AIM OF THE TASK> As the answer, give a copy of each line below that includes the word "price".

THE INPUT>

==========

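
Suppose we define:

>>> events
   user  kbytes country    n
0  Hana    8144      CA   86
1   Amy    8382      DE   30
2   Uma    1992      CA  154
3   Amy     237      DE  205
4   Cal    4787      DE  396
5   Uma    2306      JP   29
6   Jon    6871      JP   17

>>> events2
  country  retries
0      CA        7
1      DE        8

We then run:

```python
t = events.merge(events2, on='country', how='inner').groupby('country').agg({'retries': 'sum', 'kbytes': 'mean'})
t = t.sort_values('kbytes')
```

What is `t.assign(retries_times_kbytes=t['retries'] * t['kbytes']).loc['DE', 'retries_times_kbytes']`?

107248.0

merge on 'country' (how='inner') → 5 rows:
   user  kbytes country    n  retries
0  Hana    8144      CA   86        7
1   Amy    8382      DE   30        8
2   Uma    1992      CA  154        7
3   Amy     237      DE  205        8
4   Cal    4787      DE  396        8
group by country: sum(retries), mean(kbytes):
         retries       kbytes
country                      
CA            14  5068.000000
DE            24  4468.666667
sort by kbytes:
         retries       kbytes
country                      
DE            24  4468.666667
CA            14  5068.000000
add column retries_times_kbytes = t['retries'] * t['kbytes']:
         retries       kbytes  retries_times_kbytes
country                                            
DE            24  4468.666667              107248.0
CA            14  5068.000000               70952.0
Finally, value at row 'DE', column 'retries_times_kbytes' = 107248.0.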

==========

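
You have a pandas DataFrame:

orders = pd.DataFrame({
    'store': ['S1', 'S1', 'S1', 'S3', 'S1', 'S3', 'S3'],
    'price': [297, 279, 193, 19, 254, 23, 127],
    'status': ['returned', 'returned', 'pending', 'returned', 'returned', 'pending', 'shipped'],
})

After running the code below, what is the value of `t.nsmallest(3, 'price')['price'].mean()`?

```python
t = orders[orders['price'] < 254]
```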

==========

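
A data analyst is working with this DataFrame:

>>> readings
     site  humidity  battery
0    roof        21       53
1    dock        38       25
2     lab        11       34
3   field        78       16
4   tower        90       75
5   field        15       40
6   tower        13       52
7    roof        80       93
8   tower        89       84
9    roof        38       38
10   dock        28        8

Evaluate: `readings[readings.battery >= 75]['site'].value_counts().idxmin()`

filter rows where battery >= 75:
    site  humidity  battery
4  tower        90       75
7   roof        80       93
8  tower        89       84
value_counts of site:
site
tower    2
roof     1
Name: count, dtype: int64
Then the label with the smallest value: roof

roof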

==========

RESULT OF THE TASK>
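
    'price': [297, 279, 193, 19, 254, 23, 127],
After running the code below, what is the value of `t.nsmallest(3, 'price')['price'].mean()`?
t = orders[orders['price'] < 254]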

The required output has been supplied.